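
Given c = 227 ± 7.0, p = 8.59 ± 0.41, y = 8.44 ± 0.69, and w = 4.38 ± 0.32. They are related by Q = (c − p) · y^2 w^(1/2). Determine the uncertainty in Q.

Let u = c − p = 218. δu = √(δc² + δp²) = √(49.0 + 0.168) = 7.01, so δu/u = 0.0321.
Q is then a monomial in u, y, w:
δQ/Q = √((δu/u)² + (2·δy/y)² + (½·δw/w)²) = √(0.00103 + 0.0267 + 0.00133) = 0.171
Q = 32600, so δQ = 0.171 × 32600 = 5550.

5550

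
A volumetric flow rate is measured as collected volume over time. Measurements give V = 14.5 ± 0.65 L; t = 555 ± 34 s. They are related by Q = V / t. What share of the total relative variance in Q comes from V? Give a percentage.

34.9%

(δQ/Q)² = (1·δV/V)² + (-1·δt/t)²
  V term: (1×0.0448)² = 0.00201
  t term: (-1×0.0613)² = 0.00375
Total = 0.00576. Share from V = 0.00201/0.00576 = 0.349.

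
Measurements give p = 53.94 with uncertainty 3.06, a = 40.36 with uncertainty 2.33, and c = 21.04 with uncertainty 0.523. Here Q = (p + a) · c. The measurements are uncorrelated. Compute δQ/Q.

Let u = p + a = 94.30. δu = √(δp² + δa²) = √(9.36 + 5.43) = 3.85, so δu/u = 0.0408.
Q is then a monomial in u, c:
δQ/Q = √((δu/u)² + (1·δc/c)²) = √(0.00166 + 0.000618) = 0.0478

0.0478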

● ● ● ● ●

— EXERCISE PROMPT —
Please restate the data word for word, every record included.

— OUTPUT BELOW —
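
Given c = 227 ± 7.0, p = 8.59 ± 0.41, y = 8.44 ± 0.69, and w = 4.38 ± 0.32. They are related by Q = (c − p) · y^2 w^(1/2). Determine the uncertainty in Q.

Let u = c − p = 218. δu = √(δc² + δp²) = √(49.0 + 0.168) = 7.01, so δu/u = 0.0321.
Q is then a monomial in u, y, w:
δQ/Q = √((δu/u)² + (2·δy/y)² + (½·δw/w)²) = √(0.00103 + 0.0267 + 0.00133) = 0.171
Q = 32600, so δQ = 0.171 × 32600 = 5550.

5550

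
A volumetric flow rate is measured as collected volume over time. Measurements give V = 14.5 ± 0.65 L; t = 555 ± 34 s. They are related by Q = V / t. What share of the total relative variance in Q comes from V? Give a percentage.

34.9%

(δQ/Q)² = (1·δV/V)² + (-1·δt/t)²
  V term: (1×0.0448)² = 0.00201
  t term: (-1×0.0613)² = 0.00375
Total = 0.00576. Share from V = 0.00201/0.00576 = 0.349.

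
Measurements give p = 53.94 with uncertainty 3.06, a = 40.36 with uncertainty 2.33, and c = 21.04 with uncertainty 0.523. Here Q = (p + a) · c. The measurements are uncorrelated. Compute δQ/Q.

Let u = p + a = 94.30. δu = √(δp² + δa²) = √(9.36 + 5.43) = 3.85, so δu/u = 0.0408.
Q is then a monomial in u, c:
δQ/Q = √((δu/u)² + (1·δc/c)²) = √(0.00166 + 0.000618) = 0.0478

0.0478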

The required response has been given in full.